_Your task_. This exercise calls for an exact transcription. Set down every record below.

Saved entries
══════

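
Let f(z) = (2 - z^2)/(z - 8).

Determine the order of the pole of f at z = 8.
Factor the denominator:
  z - 8 = (z - 8)

The numerator P(z) = 2 - z^2 has P(8) = -62 ≠ 0, so no factor of (z - 8) cancels.
Near z = 8 we can therefore write f(z) = g(z)/(z - 8) with g analytic at 8 and g(8) ≠ 0 (g is just the numerator).

Hence z = 8 is a pole of order 1.

Final answer: 1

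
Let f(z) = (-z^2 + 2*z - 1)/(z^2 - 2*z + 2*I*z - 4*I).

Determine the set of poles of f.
The singularities of f are the zeros of the denominator. Factoring,
  z^2 - 2*z + 2*I*z - 4*I = (z - 2)*(z + 2*I)
so the candidates are z = 2, z = -2*I.

Check the numerator P(z) = -z^2 + 2*z - 1 at each one:
  P(2) = -1 ≠ 0, so z = 2 is a (simple) pole.
  P(-2*I) = 3 - 4*I ≠ 0, so z = -2*I is a (simple) pole.

Poles of f: {-2*I, 2}

Final answer: {-2*I, 2}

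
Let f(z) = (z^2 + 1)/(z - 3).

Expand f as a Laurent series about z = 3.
Put w = z - (3), i.e. z = w + 3. The denominator is w, so it suffices to rewrite the numerator in powers of w.

P(z) = z^2 + 1
P(w + 3) = 10 + 6*w + w^2

Dividing each term by w:
  f = 10/w + 6 + w

Substituting back w = z - 3:
  f(z) = 10/(z - 3) + 6 + (z - 3)

The series is finite because the numerator is a polynomial; the negative powers form the principal part, and the coefficient of 1/(z - 3) gives Res(f, 3) = 10.

Final answer: 10/(z - 3) + 6 + (z - 3)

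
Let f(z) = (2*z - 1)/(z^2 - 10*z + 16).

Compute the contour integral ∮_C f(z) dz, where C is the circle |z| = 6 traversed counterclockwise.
-I*pi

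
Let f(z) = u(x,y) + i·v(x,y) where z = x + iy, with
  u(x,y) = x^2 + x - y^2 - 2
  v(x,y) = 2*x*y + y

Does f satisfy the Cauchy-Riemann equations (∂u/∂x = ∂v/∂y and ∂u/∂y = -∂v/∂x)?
∂u/∂x = 2*x + 1
∂v/∂y = 2*x + 1
∂u/∂y = -2*y
∂v/∂x = 2*y
∂u/∂x = ∂v/∂y and ∂u/∂y = -∂v/∂x hold identically; f is analytic.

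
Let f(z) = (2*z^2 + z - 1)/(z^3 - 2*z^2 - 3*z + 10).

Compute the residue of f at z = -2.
5/17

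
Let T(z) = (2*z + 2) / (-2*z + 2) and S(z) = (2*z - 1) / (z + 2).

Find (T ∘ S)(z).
(T ∘ S)(z) = T(S(z)) = ((2)*S(z) + (2))/((-2)*S(z) + (2)). Multiply numerator and denominator by z + 2:
  numerator:   (2)*(2*z - 1) + (2)*(z + 2) = 6*z + 2
  denominator: (-2)*(2*z - 1) + (2)*(z + 2) = -2*z + 6
(T ∘ S)(z) = (6*z + 2)/(-2*z + 6) = (-3*z - 1)/(z - 3)

Final answer: (-3*z - 1)/(z - 3)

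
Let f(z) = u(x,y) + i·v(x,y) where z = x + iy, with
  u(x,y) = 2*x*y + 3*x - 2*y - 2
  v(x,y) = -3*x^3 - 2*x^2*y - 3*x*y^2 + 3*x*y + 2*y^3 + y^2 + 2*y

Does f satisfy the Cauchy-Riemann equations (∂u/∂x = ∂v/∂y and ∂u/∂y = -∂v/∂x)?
∂u/∂x = 2*y + 3
∂v/∂y = -2*x^2 - 6*x*y + 3*x + 6*y^2 + 2*y + 2
∂u/∂y = 2*x - 2
∂v/∂x = -9*x^2 - 4*x*y - 3*y^2 + 3*y
∂u/∂x ≠ ∂v/∂y and ∂u/∂y ≠ -∂v/∂x; the Cauchy-Riemann equations are not satisfied, so f is not analytic.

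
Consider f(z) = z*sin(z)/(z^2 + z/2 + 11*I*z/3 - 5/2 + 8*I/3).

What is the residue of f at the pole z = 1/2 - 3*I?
Write f(z) = P(z)/Q(z) with P(z) = z*sin(z) and Q(z) = z^2 + z/2 + 11*I*z/3 - 5/2 + 8*I/3.
The denominator factors as Q(z) = (z - 1/2 + 3*I)*(z + 1 + 2*I/3), so z = 1/2 - 3*I is a simple zero of Q and P is analytic there; z = 1/2 - 3*I is therefore a simple pole and
  Res(f, z₀) = P(z₀)/Q'(z₀).

Q'(z) = 2*z + 1/2 + 11*I/3, so Q'(1/2 - 3*I) = 3/2 - 7*I/3.
P(1/2 - 3*I) = (1/2 - 3*I)*sin(1/2 - 3*I).

Res(f, 1/2 - 3*I) = ((1/2 - 3*I)*sin(1/2 - 3*I))/(3/2 - 7*I/3) = (279/277 - 120*I/277)*sin(1/2 - 3*I)

Final answer: (279/277 - 120*I/277)*sin(1/2 - 3*I)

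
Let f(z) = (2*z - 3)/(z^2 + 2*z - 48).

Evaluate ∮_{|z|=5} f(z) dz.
By the residue theorem, ∮_C f(z) dz = 2πi · (sum of the residues of f at the poles inside |z| = 5).

The denominator factors as (z - 6)*(z + 8), so the singularities of f are simple poles at z = 6, z = -8.
  |6|² = 36 > 25 = 5², so this pole is outside the contour.
  |-8|² = 64 > 25 = 5², so this pole is outside the contour.

No pole lies inside the contour, so f is analytic on and inside C and the integral is 0 (Cauchy's theorem).

Final answer: 0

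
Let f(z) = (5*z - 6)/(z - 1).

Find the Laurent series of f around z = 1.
-1/(z - 1) + 5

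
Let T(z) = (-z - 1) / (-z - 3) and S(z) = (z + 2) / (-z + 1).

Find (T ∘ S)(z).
-3/(2*z - 5)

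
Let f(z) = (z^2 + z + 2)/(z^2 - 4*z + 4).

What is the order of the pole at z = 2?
2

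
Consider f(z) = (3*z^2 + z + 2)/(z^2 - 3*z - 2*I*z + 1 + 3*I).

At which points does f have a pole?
{1 + I, 2 + I}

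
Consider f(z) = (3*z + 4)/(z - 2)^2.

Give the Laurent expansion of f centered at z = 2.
Put w = z - (2), i.e. z = w + 2. The denominator is w^2, so it suffices to rewrite the numerator in powers of w.

P(z) = 3*z + 4
P(w + 2) = 10 + 3*w

Dividing each term by w^2:
  f = 10/w^2 + 3/w

Substituting back w = z - 2:
  f(z) = 10/(z - 2)^2 + 3/(z - 2)

The series is finite because the numerator is a polynomial; the negative powers form the principal part, and the coefficient of 1/(z - 2) gives Res(f, 2) = 3.

Final answer: 10/(z - 2)^2 + 3/(z - 2)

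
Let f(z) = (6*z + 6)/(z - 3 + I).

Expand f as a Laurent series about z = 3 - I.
Put w = z - (3 - I), i.e. z = w + 3 - I. The denominator is w, so it suffices to rewrite the numerator in powers of w.

P(z) = 6*z + 6
P(w + 3 - I) = 24 - 6*I + 6*w

Dividing each term by w:
  f = (24 - 6*I)/w + 6

Substituting back w = z - 3 + I:
  f(z) = (24 - 6*I)/(z - 3 + I) + 6

The series is finite because the numerator is a polynomial; the negative powers form the principal part, and the coefficient of 1/(z - 3 + I) gives Res(f, 3 - I) = 24 - 6*I.

Final answer: (24 - 6*I)/(z - 3 + I) + 6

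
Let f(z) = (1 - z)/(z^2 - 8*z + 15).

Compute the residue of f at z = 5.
-2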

══════

_Answer area_.
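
Let f(z) = (2 - z^2)/(z - 8).

Determine the order of the pole of f at z = 8.
Factor the denominator:
  z - 8 = (z - 8)

The numerator P(z) = 2 - z^2 has P(8) = -62 ≠ 0, so no factor of (z - 8) cancels.
Near z = 8 we can therefore write f(z) = g(z)/(z - 8) with g analytic at 8 and g(8) ≠ 0 (g is just the numerator).

Hence z = 8 is a pole of order 1.

Final answer: 1

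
Let f(z) = (-z^2 + 2*z - 1)/(z^2 - 2*z + 2*I*z - 4*I).

Determine the set of poles of f.
The singularities of f are the zeros of the denominator. Factoring,
  z^2 - 2*z + 2*I*z - 4*I = (z - 2)*(z + 2*I)
so the candidates are z = 2, z = -2*I.

Check the numerator P(z) = -z^2 + 2*z - 1 at each one:
  P(2) = -1 ≠ 0, so z = 2 is a (simple) pole.
  P(-2*I) = 3 - 4*I ≠ 0, so z = -2*I is a (simple) pole.

Poles of f: {-2*I, 2}

Final answer: {-2*I, 2}

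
Let f(z) = (z^2 + 1)/(z - 3).

Expand f as a Laurent series about z = 3.
Put w = z - (3), i.e. z = w + 3. The denominator is w, so it suffices to rewrite the numerator in powers of w.

P(z) = z^2 + 1
P(w + 3) = 10 + 6*w + w^2

Dividing each term by w:
  f = 10/w + 6 + w

Substituting back w = z - 3:
  f(z) = 10/(z - 3) + 6 + (z - 3)

The series is finite because the numerator is a polynomial; the negative powers form the principal part, and the coefficient of 1/(z - 3) gives Res(f, 3) = 10.

Final answer: 10/(z - 3) + 6 + (z - 3)

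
Let f(z) = (2*z - 1)/(z^2 - 10*z + 16).

Compute the contour integral ∮_C f(z) dz, where C is the circle |z| = 6 traversed counterclockwise.
-I*pi

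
Let f(z) = u(x,y) + i·v(x,y) where z = x + iy, with
  u(x,y) = x^2 + x - y^2 - 2
  v(x,y) = 2*x*y + y

Does f satisfy the Cauchy-Riemann equations (∂u/∂x = ∂v/∂y and ∂u/∂y = -∂v/∂x)?
∂u/∂x = 2*x + 1
∂v/∂y = 2*x + 1
∂u/∂y = -2*y
∂v/∂x = 2*y
∂u/∂x = ∂v/∂y and ∂u/∂y = -∂v/∂x hold identically; f is analytic.

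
Let f(z) = (2*z^2 + z - 1)/(z^3 - 2*z^2 - 3*z + 10).

Compute the residue of f at z = -2.
5/17

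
Let T(z) = (2*z + 2) / (-2*z + 2) and S(z) = (2*z - 1) / (z + 2).

Find (T ∘ S)(z).
(T ∘ S)(z) = T(S(z)) = ((2)*S(z) + (2))/((-2)*S(z) + (2)). Multiply numerator and denominator by z + 2:
  numerator:   (2)*(2*z - 1) + (2)*(z + 2) = 6*z + 2
  denominator: (-2)*(2*z - 1) + (2)*(z + 2) = -2*z + 6
(T ∘ S)(z) = (6*z + 2)/(-2*z + 6) = (-3*z - 1)/(z - 3)

Final answer: (-3*z - 1)/(z - 3)

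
Let f(z) = u(x,y) + i·v(x,y) where z = x + iy, with
  u(x,y) = 2*x*y + 3*x - 2*y - 2
  v(x,y) = -3*x^3 - 2*x^2*y - 3*x*y^2 + 3*x*y + 2*y^3 + y^2 + 2*y

Does f satisfy the Cauchy-Riemann equations (∂u/∂x = ∂v/∂y and ∂u/∂y = -∂v/∂x)?
∂u/∂x = 2*y + 3
∂v/∂y = -2*x^2 - 6*x*y + 3*x + 6*y^2 + 2*y + 2
∂u/∂y = 2*x - 2
∂v/∂x = -9*x^2 - 4*x*y - 3*y^2 + 3*y
∂u/∂x ≠ ∂v/∂y and ∂u/∂y ≠ -∂v/∂x; the Cauchy-Riemann equations are not satisfied, so f is not analytic.

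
Consider f(z) = z*sin(z)/(z^2 + z/2 + 11*I*z/3 - 5/2 + 8*I/3).

What is the residue of f at the pole z = 1/2 - 3*I?
Write f(z) = P(z)/Q(z) with P(z) = z*sin(z) and Q(z) = z^2 + z/2 + 11*I*z/3 - 5/2 + 8*I/3.
The denominator factors as Q(z) = (z - 1/2 + 3*I)*(z + 1 + 2*I/3), so z = 1/2 - 3*I is a simple zero of Q and P is analytic there; z = 1/2 - 3*I is therefore a simple pole and
  Res(f, z₀) = P(z₀)/Q'(z₀).

Q'(z) = 2*z + 1/2 + 11*I/3, so Q'(1/2 - 3*I) = 3/2 - 7*I/3.
P(1/2 - 3*I) = (1/2 - 3*I)*sin(1/2 - 3*I).

Res(f, 1/2 - 3*I) = ((1/2 - 3*I)*sin(1/2 - 3*I))/(3/2 - 7*I/3) = (279/277 - 120*I/277)*sin(1/2 - 3*I)

Final answer: (279/277 - 120*I/277)*sin(1/2 - 3*I)

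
Let f(z) = (2*z - 3)/(z^2 + 2*z - 48).

Evaluate ∮_{|z|=5} f(z) dz.
By the residue theorem, ∮_C f(z) dz = 2πi · (sum of the residues of f at the poles inside |z| = 5).

The denominator factors as (z - 6)*(z + 8), so the singularities of f are simple poles at z = 6, z = -8.
  |6|² = 36 > 25 = 5², so this pole is outside the contour.
  |-8|² = 64 > 25 = 5², so this pole is outside the contour.

No pole lies inside the contour, so f is analytic on and inside C and the integral is 0 (Cauchy's theorem).

Final answer: 0

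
Let f(z) = (5*z - 6)/(z - 1).

Find the Laurent series of f around z = 1.
-1/(z - 1) + 5

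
Let T(z) = (-z - 1) / (-z - 3) and S(z) = (z + 2) / (-z + 1).

Find (T ∘ S)(z).
-3/(2*z - 5)

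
Let f(z) = (z^2 + z + 2)/(z^2 - 4*z + 4).

What is the order of the pole at z = 2?
2

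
Consider f(z) = (3*z^2 + z + 2)/(z^2 - 3*z - 2*I*z + 1 + 3*I).

At which points does f have a pole?
{1 + I, 2 + I}

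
Consider f(z) = (3*z + 4)/(z - 2)^2.

Give the Laurent expansion of f centered at z = 2.
Put w = z - (2), i.e. z = w + 2. The denominator is w^2, so it suffices to rewrite the numerator in powers of w.

P(z) = 3*z + 4
P(w + 2) = 10 + 3*w

Dividing each term by w^2:
  f = 10/w^2 + 3/w

Substituting back w = z - 2:
  f(z) = 10/(z - 2)^2 + 3/(z - 2)

The series is finite because the numerator is a polynomial; the negative powers form the principal part, and the coefficient of 1/(z - 2) gives Res(f, 2) = 3.

Final answer: 10/(z - 2)^2 + 3/(z - 2)

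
Let f(z) = (6*z + 6)/(z - 3 + I).

Expand f as a Laurent series about z = 3 - I.
Put w = z - (3 - I), i.e. z = w + 3 - I. The denominator is w, so it suffices to rewrite the numerator in powers of w.

P(z) = 6*z + 6
P(w + 3 - I) = 24 - 6*I + 6*w

Dividing each term by w:
  f = (24 - 6*I)/w + 6

Substituting back w = z - 3 + I:
  f(z) = (24 - 6*I)/(z - 3 + I) + 6

The series is finite because the numerator is a polynomial; the negative powers form the principal part, and the coefficient of 1/(z - 3 + I) gives Res(f, 3 - I) = 24 - 6*I.

Final answer: (24 - 6*I)/(z - 3 + I) + 6

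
Let f(z) = (1 - z)/(z^2 - 8*z + 15).

Compute the residue of f at z = 5.
-2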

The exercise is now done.